Brief:
Produce a verbatim transcription of the records below, beginning at the line containing "A 2.6 m square" and ending at the final line; include only those lines.

Record excerpts:
- - - - - - -

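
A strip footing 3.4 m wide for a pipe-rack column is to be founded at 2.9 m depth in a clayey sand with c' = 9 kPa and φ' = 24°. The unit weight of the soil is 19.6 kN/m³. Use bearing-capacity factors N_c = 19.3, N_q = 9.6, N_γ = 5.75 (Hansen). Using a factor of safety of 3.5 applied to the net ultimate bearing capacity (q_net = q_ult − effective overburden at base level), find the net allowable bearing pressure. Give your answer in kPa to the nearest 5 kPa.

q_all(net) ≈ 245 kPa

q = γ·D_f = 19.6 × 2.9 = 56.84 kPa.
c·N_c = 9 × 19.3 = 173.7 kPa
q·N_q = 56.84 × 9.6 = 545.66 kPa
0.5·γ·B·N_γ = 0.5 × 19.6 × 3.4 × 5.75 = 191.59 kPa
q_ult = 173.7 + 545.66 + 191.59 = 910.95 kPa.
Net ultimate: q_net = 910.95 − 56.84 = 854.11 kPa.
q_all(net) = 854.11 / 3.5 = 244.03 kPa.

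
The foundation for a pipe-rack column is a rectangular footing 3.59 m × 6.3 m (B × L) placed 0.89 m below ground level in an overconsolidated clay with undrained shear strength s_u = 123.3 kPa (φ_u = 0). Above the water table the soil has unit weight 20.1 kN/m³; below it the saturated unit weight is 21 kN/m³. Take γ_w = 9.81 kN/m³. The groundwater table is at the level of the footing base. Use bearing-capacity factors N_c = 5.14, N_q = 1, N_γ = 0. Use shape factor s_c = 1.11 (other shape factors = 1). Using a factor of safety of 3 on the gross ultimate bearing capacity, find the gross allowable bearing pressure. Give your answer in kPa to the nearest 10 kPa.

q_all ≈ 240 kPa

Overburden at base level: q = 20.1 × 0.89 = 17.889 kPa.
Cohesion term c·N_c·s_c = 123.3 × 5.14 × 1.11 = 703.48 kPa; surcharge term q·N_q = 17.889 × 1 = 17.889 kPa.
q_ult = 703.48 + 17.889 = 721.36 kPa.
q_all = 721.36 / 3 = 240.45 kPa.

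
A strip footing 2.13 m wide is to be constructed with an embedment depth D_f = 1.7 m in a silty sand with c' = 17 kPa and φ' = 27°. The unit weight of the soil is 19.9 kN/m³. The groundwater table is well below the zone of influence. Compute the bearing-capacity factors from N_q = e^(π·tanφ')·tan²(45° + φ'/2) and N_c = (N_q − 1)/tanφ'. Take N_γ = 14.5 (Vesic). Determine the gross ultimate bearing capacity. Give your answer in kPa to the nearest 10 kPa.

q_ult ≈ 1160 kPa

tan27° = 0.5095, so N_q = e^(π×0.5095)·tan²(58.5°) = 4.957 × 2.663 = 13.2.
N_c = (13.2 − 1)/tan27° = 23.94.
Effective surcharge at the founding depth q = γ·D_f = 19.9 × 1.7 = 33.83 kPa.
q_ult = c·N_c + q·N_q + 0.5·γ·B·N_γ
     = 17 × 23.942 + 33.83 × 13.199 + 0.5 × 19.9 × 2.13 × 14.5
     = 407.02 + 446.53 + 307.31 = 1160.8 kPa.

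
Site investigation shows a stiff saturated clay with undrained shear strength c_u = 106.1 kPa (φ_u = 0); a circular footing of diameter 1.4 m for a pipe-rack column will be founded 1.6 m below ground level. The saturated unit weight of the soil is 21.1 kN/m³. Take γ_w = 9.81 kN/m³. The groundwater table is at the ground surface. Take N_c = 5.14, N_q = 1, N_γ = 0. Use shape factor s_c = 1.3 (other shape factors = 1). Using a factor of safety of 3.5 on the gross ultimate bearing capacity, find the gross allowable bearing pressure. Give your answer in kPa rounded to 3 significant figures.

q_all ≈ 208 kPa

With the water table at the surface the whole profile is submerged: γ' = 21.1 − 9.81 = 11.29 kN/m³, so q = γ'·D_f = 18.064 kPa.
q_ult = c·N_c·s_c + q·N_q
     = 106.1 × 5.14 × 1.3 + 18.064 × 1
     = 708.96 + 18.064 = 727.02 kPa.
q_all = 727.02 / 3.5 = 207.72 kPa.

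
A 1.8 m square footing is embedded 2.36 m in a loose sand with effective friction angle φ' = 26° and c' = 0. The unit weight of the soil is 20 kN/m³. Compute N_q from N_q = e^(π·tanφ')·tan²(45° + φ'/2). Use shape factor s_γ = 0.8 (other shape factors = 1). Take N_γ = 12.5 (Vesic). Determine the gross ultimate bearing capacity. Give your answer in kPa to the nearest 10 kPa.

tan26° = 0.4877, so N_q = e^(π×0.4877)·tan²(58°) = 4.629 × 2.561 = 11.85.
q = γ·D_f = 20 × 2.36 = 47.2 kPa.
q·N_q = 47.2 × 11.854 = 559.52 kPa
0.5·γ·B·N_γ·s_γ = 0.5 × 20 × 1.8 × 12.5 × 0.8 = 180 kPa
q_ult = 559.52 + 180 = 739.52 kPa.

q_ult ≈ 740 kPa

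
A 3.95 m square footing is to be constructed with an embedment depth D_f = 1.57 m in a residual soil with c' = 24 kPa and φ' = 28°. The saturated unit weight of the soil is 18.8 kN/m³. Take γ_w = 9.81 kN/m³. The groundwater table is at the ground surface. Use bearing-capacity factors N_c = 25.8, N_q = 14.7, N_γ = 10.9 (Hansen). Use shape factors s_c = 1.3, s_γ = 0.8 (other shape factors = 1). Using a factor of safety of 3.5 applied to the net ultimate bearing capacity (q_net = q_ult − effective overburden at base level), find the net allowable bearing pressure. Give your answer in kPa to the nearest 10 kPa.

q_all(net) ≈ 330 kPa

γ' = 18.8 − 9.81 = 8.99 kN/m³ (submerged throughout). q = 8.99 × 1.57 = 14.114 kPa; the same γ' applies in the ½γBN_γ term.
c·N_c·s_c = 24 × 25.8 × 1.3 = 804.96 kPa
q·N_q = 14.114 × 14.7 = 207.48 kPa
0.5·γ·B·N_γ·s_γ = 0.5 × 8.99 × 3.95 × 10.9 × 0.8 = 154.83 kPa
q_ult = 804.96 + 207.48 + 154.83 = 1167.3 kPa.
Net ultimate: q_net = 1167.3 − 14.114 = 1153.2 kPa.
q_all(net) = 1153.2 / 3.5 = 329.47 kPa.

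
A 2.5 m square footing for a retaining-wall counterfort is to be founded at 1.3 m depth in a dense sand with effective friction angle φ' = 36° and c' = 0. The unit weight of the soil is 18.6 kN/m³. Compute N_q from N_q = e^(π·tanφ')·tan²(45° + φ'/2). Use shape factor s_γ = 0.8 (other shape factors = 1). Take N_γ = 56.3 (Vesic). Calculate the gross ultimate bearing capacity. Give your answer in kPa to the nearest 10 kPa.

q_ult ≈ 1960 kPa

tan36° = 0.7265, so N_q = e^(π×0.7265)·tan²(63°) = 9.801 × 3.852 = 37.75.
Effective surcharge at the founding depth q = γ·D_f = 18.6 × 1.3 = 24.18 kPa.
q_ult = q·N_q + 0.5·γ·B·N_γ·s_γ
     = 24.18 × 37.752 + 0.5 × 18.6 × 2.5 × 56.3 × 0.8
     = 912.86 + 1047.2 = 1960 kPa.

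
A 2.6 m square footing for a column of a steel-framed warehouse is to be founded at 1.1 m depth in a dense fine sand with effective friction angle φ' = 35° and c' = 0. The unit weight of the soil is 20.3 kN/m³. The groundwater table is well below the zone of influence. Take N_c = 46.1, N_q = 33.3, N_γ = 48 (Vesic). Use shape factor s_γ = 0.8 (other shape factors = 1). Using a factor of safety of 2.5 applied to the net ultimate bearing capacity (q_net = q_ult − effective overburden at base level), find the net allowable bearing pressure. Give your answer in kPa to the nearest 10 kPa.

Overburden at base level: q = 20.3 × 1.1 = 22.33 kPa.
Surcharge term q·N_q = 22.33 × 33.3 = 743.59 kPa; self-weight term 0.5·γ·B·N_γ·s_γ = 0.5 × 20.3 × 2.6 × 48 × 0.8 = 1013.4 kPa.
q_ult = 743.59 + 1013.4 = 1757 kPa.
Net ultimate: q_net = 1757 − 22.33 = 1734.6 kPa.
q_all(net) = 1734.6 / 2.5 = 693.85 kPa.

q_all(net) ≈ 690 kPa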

- - - - - - -

The completed task:
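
A 2.6 m square footing for a column of a steel-framed warehouse is to be founded at 1.1 m depth in a dense fine sand with effective friction angle φ' = 35° and c' = 0. The unit weight of the soil is 20.3 kN/m³. The groundwater table is well below the zone of influence. Take N_c = 46.1, N_q = 33.3, N_γ = 48 (Vesic). Use shape factor s_γ = 0.8 (other shape factors = 1). Using a factor of safety of 2.5 applied to the net ultimate bearing capacity (q_net = q_ult − effective overburden at base level), find the net allowable bearing pressure. Give your answer in kPa to the nearest 10 kPa.

Overburden at base level: q = 20.3 × 1.1 = 22.33 kPa.
Surcharge term q·N_q = 22.33 × 33.3 = 743.59 kPa; self-weight term 0.5·γ·B·N_γ·s_γ = 0.5 × 20.3 × 2.6 × 48 × 0.8 = 1013.4 kPa.
q_ult = 743.59 + 1013.4 = 1757 kPa.
Net ultimate: q_net = 1757 − 22.33 = 1734.6 kPa.
q_all(net) = 1734.6 / 2.5 = 693.85 kPa.

q_all(net) ≈ 690 kPa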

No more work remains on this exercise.